Saved entries
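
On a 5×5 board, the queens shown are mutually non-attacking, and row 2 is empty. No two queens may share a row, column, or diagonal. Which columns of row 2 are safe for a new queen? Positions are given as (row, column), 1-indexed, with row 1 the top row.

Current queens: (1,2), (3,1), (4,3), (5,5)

columns 4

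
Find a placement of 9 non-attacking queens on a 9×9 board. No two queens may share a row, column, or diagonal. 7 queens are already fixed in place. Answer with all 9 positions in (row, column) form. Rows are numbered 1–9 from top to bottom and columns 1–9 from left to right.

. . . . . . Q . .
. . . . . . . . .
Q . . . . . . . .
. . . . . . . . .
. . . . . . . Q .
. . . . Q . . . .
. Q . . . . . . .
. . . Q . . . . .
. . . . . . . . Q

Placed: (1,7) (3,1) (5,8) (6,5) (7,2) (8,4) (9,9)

(1,7) (2,3) (3,1) (4,6) (5,8) (6,5) (7,2) (8,4) (9,9)

Row 2: attacked by (1,7)→{6,7,8}; (3,1)→{1,2}; (5,8)→{5,8}; (6,5)→{1,5,9}; (7,2)→{2,7}; (8,4)→{4}; (9,9)→{2,9}. Safe: 3. Place at column 3.
Row 4: attacked by (1,7)→{4,7}; (2,3)→{1,3,5}; (3,1)→{1,2}; (5,8)→{7,8,9}; (6,5)→{3,5,7}; (7,2)→{2,5}; (8,4)→{4,8}; (9,9)→{4,9}. Safe: 6. Place at column 6.
Columns [7, 3, 1, 6, 8, 5, 2, 4, 9], r−c [-6, -1, 2, -2, -3, 1, 5, 4, 0], r+c [8, 5, 4, 10, 13, 11, 9, 12, 18] are all distinct, so no two queens attack.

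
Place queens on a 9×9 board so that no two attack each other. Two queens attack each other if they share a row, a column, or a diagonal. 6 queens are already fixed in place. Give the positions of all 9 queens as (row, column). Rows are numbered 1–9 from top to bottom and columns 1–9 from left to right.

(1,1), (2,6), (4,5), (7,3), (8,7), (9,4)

Row 3: attacked by (1,1)→{1,3}; (2,6)→{5,6,7}; (4,5)→{4,5,6}; (7,3)→{3,7}; (8,7)→{2,7}; (9,4)→{4}. Safe: 8, 9. Place at column 9.
Row 5: attacked by (1,1)→{1,5}; (2,6)→{3,6,9}; (3,9)→{7,9}; (4,5)→{4,5,6}; (7,3)→{1,3,5}; (8,7)→{4,7}; (9,4)→{4,8}. Safe: 2. Place at column 2.
Row 6: attacked by (1,1)→{1,6}; (2,6)→{2,6}; (3,9)→{6,9}; (4,5)→{3,5,7}; (5,2)→{1,2,3}; (7,3)→{2,3,4}; (8,7)→{5,7,9}; (9,4)→{1,4,7}. Safe: 8. Place at column 8.
Columns [1, 6, 9, 5, 2, 8, 3, 7, 4], r−c [0, -4, -6, -1, 3, -2, 4, 1, 5], r+c [2, 8, 12, 9, 7, 14, 10, 15, 13] are all distinct, so no two queens attack.

(1,1) (2,6) (3,9) (4,5) (5,2) (6,8) (7,3) (8,7) (9,4)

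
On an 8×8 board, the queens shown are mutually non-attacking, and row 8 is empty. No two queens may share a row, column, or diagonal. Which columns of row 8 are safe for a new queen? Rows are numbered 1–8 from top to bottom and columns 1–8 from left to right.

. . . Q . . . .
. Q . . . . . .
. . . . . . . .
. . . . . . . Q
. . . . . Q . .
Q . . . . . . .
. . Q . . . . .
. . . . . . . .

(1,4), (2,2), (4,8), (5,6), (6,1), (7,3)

(1,4) attacks row 8 at column 4.
(2,2) attacks row 8 at column 2 and diagonals 8.
(4,8) attacks row 8 at column 8 and diagonals 4.
(5,6) attacks row 8 at column 6 and diagonals 3.
(6,1) attacks row 8 at column 1 and diagonals 3.
(7,3) attacks row 8 at column 3 and diagonals 2, 4.
Attacked columns: {1, 2, 3, 4, 6, 8}. Safe: {5, 7}.

columns 5, 7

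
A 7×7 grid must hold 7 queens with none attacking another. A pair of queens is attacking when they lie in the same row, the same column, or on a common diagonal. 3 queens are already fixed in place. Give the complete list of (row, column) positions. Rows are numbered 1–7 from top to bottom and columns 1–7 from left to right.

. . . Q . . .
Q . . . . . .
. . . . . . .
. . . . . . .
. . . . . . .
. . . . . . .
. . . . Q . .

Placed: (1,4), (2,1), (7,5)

(1,4) (2,1) (3,3) (4,6) (5,2) (6,7) (7,5)

Row 3: attacked by (1,4)→{2,4,6}; (2,1)→{1,2}; (7,5)→{1,5}. Safe: 3, 7. Place at column 3.
Row 4: attacked by (1,4)→{1,4,7}; (2,1)→{1,3}; (3,3)→{2,3,4}; (7,5)→{2,5}. Safe: 6. Place at column 6.
Row 5: attacked by (1,4)→{4}; (2,1)→{1,4}; (3,3)→{1,3,5}; (4,6)→{5,6,7}; (7,5)→{3,5,7}. Safe: 2. Place at column 2.
Row 6: attacked by (1,4)→{4}; (2,1)→{1,5}; (3,3)→{3,6}; (4,6)→{4,6}; (5,2)→{1,2,3}; (7,5)→{4,5,6}. Safe: 7. Place at column 7.
Columns [4, 1, 3, 6, 2, 7, 5], r−c [-3, 1, 0, -2, 3, -1, 2], r+c [5, 3, 6, 10, 7, 13, 12] are all distinct, so no two queens attack.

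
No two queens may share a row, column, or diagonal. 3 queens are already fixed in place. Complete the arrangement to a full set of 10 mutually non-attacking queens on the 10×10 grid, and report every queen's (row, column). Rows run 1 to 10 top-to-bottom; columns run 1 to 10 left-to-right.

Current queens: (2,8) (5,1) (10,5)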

# Required action:
Transcribe the full set of records precisely.

# Answer space:
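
On a 5×5 board, the queens shown are mutually non-attacking, and row 2 is empty. No two queens may share a row, column, or diagonal. Which columns of row 2 are safe for a new queen? Positions are given as (row, column), 1-indexed, with row 1 the top row.

Current queens: (1,2), (3,1), (4,3), (5,5)

columns 4

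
Find a placement of 9 non-attacking queens on a 9×9 board. No two queens may share a row, column, or diagonal. 7 queens are already fixed in place. Answer with all 9 positions in (row, column) form. Rows are numbered 1–9 from top to bottom and columns 1–9 from left to right.

. . . . . . Q . .
. . . . . . . . .
Q . . . . . . . .
. . . . . . . . .
. . . . . . . Q .
. . . . Q . . . .
. Q . . . . . . .
. . . Q . . . . .
. . . . . . . . Q

Placed: (1,7) (3,1) (5,8) (6,5) (7,2) (8,4) (9,9)

(1,7) (2,3) (3,1) (4,6) (5,8) (6,5) (7,2) (8,4) (9,9)

Row 2: attacked by (1,7)→{6,7,8}; (3,1)→{1,2}; (5,8)→{5,8}; (6,5)→{1,5,9}; (7,2)→{2,7}; (8,4)→{4}; (9,9)→{2,9}. Safe: 3. Place at column 3.
Row 4: attacked by (1,7)→{4,7}; (2,3)→{1,3,5}; (3,1)→{1,2}; (5,8)→{7,8,9}; (6,5)→{3,5,7}; (7,2)→{2,5}; (8,4)→{4,8}; (9,9)→{4,9}. Safe: 6. Place at column 6.
Columns [7, 3, 1, 6, 8, 5, 2, 4, 9], r−c [-6, -1, 2, -2, -3, 1, 5, 4, 0], r+c [8, 5, 4, 10, 13, 11, 9, 12, 18] are all distinct, so no two queens attack.

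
Place queens on a 9×9 board so that no two attack each other. Two queens attack each other if they share a row, a column, or a diagonal. 6 queens are already fixed in place. Give the positions of all 9 queens as (row, column). Rows are numbered 1–9 from top to bottom and columns 1–9 from left to right.

(1,1), (2,6), (4,5), (7,3), (8,7), (9,4)

Row 3: attacked by (1,1)→{1,3}; (2,6)→{5,6,7}; (4,5)→{4,5,6}; (7,3)→{3,7}; (8,7)→{2,7}; (9,4)→{4}. Safe: 8, 9. Place at column 9.
Row 5: attacked by (1,1)→{1,5}; (2,6)→{3,6,9}; (3,9)→{7,9}; (4,5)→{4,5,6}; (7,3)→{1,3,5}; (8,7)→{4,7}; (9,4)→{4,8}. Safe: 2. Place at column 2.
Row 6: attacked by (1,1)→{1,6}; (2,6)→{2,6}; (3,9)→{6,9}; (4,5)→{3,5,7}; (5,2)→{1,2,3}; (7,3)→{2,3,4}; (8,7)→{5,7,9}; (9,4)→{1,4,7}. Safe: 8. Place at column 8.
Columns [1, 6, 9, 5, 2, 8, 3, 7, 4], r−c [0, -4, -6, -1, 3, -2, 4, 1, 5], r+c [2, 8, 12, 9, 7, 14, 10, 15, 13] are all distinct, so no two queens attack.

(1,1) (2,6) (3,9) (4,5) (5,2) (6,8) (7,3) (8,7) (9,4)

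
On an 8×8 board, the queens shown are mutually non-attacking, and row 8 is empty. No two queens may share a row, column, or diagonal. Which columns of row 8 are safe for a new queen? Rows are numbered 1–8 from top to bottom and columns 1–8 from left to right.

. . . Q . . . .
. Q . . . . . .
. . . . . . . .
. . . . . . . Q
. . . . . Q . .
Q . . . . . . .
. . Q . . . . .
. . . . . . . .

(1,4), (2,2), (4,8), (5,6), (6,1), (7,3)

(1,4) attacks row 8 at column 4.
(2,2) attacks row 8 at column 2 and diagonals 8.
(4,8) attacks row 8 at column 8 and diagonals 4.
(5,6) attacks row 8 at column 6 and diagonals 3.
(6,1) attacks row 8 at column 1 and diagonals 3.
(7,3) attacks row 8 at column 3 and diagonals 2, 4.
Attacked columns: {1, 2, 3, 4, 6, 8}. Safe: {5, 7}.

columns 5, 7

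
A 7×7 grid must hold 7 queens with none attacking another. A pair of queens is attacking when they lie in the same row, the same column, or on a common diagonal. 3 queens are already fixed in place. Give the complete list of (row, column) positions. Rows are numbered 1–7 from top to bottom and columns 1–7 from left to right.

. . . Q . . .
Q . . . . . .
. . . . . . .
. . . . . . .
. . . . . . .
. . . . . . .
. . . . Q . .

Placed: (1,4), (2,1), (7,5)

(1,4) (2,1) (3,3) (4,6) (5,2) (6,7) (7,5)

Row 3: attacked by (1,4)→{2,4,6}; (2,1)→{1,2}; (7,5)→{1,5}. Safe: 3, 7. Place at column 3.
Row 4: attacked by (1,4)→{1,4,7}; (2,1)→{1,3}; (3,3)→{2,3,4}; (7,5)→{2,5}. Safe: 6. Place at column 6.
Row 5: attacked by (1,4)→{4}; (2,1)→{1,4}; (3,3)→{1,3,5}; (4,6)→{5,6,7}; (7,5)→{3,5,7}. Safe: 2. Place at column 2.
Row 6: attacked by (1,4)→{4}; (2,1)→{1,5}; (3,3)→{3,6}; (4,6)→{4,6}; (5,2)→{1,2,3}; (7,5)→{4,5,6}. Safe: 7. Place at column 7.
Columns [4, 1, 3, 6, 2, 7, 5], r−c [-3, 1, 0, -2, 3, -1, 2], r+c [5, 3, 6, 10, 7, 13, 12] are all distinct, so no two queens attack.

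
No two queens may share a row, column, or diagonal. 3 queens are already fixed in place. Complete the arrangement to a full set of 10 mutually non-attacking queens on the 10×10 grid, and report every queen's (row, column). Rows run 1 to 10 top-to-bottom; columns run 1 to 10 left-to-right.

Current queens: (2,8) (5,1) (10,5)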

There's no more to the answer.